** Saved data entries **
-------

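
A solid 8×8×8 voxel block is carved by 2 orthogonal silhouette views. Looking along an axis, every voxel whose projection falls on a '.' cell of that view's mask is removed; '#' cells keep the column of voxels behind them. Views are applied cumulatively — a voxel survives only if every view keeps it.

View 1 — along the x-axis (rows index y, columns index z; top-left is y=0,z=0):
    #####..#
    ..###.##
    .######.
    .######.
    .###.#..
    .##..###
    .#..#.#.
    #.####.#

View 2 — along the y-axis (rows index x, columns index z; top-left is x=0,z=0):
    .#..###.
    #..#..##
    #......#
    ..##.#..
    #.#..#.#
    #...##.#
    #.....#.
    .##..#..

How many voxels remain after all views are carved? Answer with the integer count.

voxel count = 123

initial block: 8^3 = 512
step 1: project along x, AND mask (41/64) → |grid| = 328
step 2: project along y, AND mask (26/64) → |grid| = 123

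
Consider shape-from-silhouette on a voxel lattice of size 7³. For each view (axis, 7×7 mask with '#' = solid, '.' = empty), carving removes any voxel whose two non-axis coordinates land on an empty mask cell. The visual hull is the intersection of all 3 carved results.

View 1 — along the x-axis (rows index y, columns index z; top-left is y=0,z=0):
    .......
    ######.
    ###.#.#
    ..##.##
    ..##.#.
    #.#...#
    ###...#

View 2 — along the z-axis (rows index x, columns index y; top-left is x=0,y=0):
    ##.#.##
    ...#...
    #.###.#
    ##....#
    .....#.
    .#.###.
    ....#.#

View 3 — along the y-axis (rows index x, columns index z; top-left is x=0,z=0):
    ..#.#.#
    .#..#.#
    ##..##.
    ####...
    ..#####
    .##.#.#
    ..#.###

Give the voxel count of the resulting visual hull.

remaining voxels: 37

start: 7×7×7 = 343 voxels
carve view 1 (along x, YZ-mask fill 25/49): 175 voxels remain
carve view 2 (along z, XY-mask fill 21/49): 73 voxels remain
carve view 3 (along y, XZ-mask fill 27/49): 37 voxels remain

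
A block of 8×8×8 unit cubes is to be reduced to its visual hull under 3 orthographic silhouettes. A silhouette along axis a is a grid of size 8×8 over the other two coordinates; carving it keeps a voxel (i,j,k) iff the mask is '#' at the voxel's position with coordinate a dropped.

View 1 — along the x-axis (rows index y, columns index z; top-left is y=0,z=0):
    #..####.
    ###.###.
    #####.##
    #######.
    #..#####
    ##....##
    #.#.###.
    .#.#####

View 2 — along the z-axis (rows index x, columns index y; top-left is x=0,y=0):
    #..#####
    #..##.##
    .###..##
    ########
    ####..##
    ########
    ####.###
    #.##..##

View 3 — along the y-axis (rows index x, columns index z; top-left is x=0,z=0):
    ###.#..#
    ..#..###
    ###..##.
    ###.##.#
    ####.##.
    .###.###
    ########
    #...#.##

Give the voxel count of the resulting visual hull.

start: 8×8×8 = 512 voxels
[1] x-view keeps 46 columns → grid now 368
[2] z-view keeps 50 columns → grid now 291
[3] y-view keeps 44 columns → grid now 202

remaining voxels: 202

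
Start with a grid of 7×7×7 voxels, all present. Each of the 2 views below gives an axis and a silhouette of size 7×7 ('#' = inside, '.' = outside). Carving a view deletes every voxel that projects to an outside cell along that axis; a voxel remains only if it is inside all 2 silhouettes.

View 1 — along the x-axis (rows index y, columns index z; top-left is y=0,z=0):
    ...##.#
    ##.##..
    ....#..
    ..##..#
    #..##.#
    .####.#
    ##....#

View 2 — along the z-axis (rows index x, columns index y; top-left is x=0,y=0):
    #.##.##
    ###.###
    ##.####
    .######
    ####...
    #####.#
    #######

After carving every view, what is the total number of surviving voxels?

remaining voxels: 129

full grid |V| = 343
carve view 1 (along x, YZ-mask fill 23/49): 161 voxels remain
carve view 2 (along z, XY-mask fill 40/49): 129 voxels remain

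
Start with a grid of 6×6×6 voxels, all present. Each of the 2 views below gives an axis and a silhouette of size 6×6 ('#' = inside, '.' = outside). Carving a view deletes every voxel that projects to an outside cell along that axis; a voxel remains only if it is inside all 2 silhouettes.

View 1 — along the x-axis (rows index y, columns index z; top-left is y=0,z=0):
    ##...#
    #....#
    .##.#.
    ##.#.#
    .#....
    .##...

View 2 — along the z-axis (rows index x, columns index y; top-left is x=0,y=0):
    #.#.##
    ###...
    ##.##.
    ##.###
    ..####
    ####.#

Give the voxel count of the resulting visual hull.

before carving: 216 voxels (6×6×6)
[1] x-view keeps 15 columns → grid now 90
[2] z-view keeps 25 columns → grid now 63

remaining voxels: 63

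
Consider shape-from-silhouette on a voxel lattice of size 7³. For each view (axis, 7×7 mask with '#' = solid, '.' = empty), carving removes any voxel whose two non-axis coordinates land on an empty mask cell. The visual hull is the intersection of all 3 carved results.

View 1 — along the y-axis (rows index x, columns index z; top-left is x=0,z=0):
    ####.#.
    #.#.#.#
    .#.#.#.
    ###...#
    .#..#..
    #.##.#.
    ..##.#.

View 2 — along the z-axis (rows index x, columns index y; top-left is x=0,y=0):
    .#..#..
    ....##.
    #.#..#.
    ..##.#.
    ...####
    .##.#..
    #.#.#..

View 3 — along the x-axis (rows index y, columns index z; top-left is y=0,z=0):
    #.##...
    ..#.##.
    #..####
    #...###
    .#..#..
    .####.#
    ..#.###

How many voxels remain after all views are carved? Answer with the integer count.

initial block: 7^3 = 343
after view 1 [y-axis, 25 of 49 cells solid] → remaining = 175
after view 2 [z-axis, 20 of 49 cells solid] → remaining = 68
after view 3 [x-axis, 26 of 49 cells solid] → remaining = 34

remaining voxels: 34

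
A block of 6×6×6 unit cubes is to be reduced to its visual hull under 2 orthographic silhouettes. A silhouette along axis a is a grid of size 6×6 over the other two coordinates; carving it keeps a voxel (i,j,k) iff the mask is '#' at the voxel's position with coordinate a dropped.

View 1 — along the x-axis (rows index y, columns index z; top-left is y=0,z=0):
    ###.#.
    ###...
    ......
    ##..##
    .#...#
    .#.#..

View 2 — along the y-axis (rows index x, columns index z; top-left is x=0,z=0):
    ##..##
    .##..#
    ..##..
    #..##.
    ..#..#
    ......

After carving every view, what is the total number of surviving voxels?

34 voxels

before carving: 216 voxels (6×6×6)
carve view 1 (along x, YZ-mask fill 15/36): 90 voxels remain
carve view 2 (along y, XZ-mask fill 14/36): 34 voxels remain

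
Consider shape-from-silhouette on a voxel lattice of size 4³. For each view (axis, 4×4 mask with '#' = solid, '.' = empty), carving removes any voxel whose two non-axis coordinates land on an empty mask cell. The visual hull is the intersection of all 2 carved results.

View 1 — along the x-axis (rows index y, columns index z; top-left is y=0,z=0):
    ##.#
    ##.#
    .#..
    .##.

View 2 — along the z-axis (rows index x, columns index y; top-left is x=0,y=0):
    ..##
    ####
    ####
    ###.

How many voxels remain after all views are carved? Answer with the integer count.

28 voxels

initial block: 4^3 = 64
V1 x: intersect with YZ mask (9 set) -- 36 left
V2 z: intersect with XY mask (13 set) -- 28 left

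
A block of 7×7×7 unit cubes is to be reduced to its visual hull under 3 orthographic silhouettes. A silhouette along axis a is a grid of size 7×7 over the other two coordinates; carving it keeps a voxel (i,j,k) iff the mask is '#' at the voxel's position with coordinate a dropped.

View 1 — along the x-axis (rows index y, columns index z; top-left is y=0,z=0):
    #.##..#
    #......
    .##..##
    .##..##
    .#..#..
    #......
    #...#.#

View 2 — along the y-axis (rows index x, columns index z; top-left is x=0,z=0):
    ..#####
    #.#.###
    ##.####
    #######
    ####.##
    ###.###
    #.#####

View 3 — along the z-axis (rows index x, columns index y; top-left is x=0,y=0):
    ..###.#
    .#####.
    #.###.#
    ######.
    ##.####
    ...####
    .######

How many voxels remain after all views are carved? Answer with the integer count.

start: 7×7×7 = 343 voxels
V1 x: intersect with YZ mask (19 set) -- 133 left
V2 y: intersect with XZ mask (41 set) -- 113 left
V3 z: intersect with XY mask (36 set) -- 83 left

remaining voxels: 83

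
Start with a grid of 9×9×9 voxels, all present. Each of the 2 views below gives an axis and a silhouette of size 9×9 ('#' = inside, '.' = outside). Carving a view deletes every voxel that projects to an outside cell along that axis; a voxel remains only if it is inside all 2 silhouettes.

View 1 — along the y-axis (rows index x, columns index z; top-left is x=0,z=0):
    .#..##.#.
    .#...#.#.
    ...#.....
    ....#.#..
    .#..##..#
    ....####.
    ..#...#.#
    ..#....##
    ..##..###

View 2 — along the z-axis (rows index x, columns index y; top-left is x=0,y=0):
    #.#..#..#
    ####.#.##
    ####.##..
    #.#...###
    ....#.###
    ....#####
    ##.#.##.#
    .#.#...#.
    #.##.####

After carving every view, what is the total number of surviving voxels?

initial block: 9^3 = 729
carve view 1 (along y, XZ-mask fill 29/81): 261 voxels remain
carve view 2 (along z, XY-mask fill 47/81): 151 voxels remain

voxel count = 151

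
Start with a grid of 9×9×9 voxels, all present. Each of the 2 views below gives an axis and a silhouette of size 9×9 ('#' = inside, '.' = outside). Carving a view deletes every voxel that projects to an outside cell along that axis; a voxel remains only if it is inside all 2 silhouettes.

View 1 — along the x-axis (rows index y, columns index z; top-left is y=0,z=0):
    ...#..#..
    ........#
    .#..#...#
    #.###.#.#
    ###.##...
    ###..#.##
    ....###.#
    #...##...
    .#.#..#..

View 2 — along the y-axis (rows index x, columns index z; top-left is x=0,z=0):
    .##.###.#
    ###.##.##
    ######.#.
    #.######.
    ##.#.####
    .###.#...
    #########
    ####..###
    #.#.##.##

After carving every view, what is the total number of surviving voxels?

initial block: 9^3 = 729
step 1: project along x, AND mask (33/81) → |grid| = 297
step 2: project along y, AND mask (60/81) → |grid| = 217

voxel count = 217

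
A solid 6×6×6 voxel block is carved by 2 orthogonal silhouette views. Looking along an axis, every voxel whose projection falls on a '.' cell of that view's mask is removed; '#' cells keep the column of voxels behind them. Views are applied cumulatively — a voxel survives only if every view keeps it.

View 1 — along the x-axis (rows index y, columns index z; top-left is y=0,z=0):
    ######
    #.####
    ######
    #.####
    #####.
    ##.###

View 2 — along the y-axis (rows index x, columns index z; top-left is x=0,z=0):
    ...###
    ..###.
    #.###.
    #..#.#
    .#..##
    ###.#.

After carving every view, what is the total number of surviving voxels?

full grid |V| = 216
after view 1 [x-axis, 32 of 36 cells solid] → remaining = 192
after view 2 [y-axis, 20 of 36 cells solid] → remaining = 110

remaining voxels: 110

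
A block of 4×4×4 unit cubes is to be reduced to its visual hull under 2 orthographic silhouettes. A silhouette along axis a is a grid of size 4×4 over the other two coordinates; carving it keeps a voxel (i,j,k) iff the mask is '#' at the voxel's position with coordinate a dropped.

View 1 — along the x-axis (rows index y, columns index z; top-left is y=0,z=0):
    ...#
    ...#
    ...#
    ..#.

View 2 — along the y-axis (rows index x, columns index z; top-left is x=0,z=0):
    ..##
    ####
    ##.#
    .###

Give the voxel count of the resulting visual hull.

initial block: 4^3 = 64
after view 1 [x-axis, 4 of 16 cells solid] → remaining = 16
after view 2 [y-axis, 12 of 16 cells solid] → remaining = 15

voxel count = 15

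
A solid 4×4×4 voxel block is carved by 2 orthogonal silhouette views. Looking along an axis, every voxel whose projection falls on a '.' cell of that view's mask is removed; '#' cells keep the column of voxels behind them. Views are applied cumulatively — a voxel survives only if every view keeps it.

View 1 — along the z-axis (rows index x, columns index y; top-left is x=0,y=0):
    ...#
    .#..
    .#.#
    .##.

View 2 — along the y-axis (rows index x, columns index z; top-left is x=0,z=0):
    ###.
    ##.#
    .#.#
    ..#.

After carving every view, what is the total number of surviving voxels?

full grid |V| = 64
[1] z-view keeps 6 columns → grid now 24
[2] y-view keeps 9 columns → grid now 12

|visual hull| = 12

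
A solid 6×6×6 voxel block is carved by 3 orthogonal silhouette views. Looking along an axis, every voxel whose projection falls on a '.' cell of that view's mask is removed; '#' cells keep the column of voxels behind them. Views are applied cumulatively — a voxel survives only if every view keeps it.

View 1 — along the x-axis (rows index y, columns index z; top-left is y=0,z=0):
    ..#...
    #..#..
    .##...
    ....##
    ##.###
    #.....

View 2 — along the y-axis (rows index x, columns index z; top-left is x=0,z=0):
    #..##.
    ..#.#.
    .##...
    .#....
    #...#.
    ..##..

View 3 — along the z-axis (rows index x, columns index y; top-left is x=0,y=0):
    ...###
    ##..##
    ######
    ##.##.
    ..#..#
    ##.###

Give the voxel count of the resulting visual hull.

16 voxels

initial block: 6^3 = 216
  1. axis=0 (YZ plane), |mask|=13  ⇒  voxels=78
  2. axis=1 (XZ plane), |mask|=12  ⇒  voxels=26
  3. axis=2 (XY plane), |mask|=24  ⇒  voxels=16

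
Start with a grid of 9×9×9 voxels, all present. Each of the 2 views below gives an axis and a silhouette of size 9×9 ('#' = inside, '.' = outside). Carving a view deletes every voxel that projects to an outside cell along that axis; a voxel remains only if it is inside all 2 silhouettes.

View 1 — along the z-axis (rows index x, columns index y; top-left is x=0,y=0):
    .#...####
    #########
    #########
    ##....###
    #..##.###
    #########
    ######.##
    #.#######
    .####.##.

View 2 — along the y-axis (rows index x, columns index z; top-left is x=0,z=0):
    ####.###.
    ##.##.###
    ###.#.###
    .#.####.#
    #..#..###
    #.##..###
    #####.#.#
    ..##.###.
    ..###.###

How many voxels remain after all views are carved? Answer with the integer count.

407 voxels

initial block: 9^3 = 729
  1. axis=2 (XY plane), |mask|=65  ⇒  voxels=585
  2. axis=1 (XZ plane), |mask|=56  ⇒  voxels=407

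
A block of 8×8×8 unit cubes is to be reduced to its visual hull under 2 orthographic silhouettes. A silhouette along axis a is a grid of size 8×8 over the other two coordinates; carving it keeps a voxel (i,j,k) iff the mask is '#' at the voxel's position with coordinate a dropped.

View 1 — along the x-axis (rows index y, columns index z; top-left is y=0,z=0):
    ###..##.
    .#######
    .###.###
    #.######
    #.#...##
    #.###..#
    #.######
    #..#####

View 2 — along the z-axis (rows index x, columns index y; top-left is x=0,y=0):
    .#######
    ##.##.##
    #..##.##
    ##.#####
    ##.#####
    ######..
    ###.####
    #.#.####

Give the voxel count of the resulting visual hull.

before carving: 512 voxels (8×8×8)
step 1: project along x, AND mask (47/64) → |grid| = 376
step 2: project along z, AND mask (51/64) → |grid| = 296

remaining voxels: 296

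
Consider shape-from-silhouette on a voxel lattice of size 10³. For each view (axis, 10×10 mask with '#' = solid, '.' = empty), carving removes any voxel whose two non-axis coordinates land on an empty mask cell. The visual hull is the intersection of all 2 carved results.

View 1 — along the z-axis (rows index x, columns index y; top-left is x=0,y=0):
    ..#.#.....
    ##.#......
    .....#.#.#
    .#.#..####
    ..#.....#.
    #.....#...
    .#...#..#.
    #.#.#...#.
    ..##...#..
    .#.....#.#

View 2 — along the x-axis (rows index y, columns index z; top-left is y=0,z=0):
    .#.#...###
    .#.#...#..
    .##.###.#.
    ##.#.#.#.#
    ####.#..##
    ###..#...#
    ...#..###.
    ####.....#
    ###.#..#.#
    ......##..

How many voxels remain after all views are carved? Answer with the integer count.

full grid |V| = 1000
step 1: project along z, AND mask (31/100) → |grid| = 310
step 2: project along x, AND mask (49/100) → |grid| = 151

voxel count = 151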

-------

** Exercise prompt **
With no other words, report how many lines in the entries hold the string "shape".

** Final answer **
4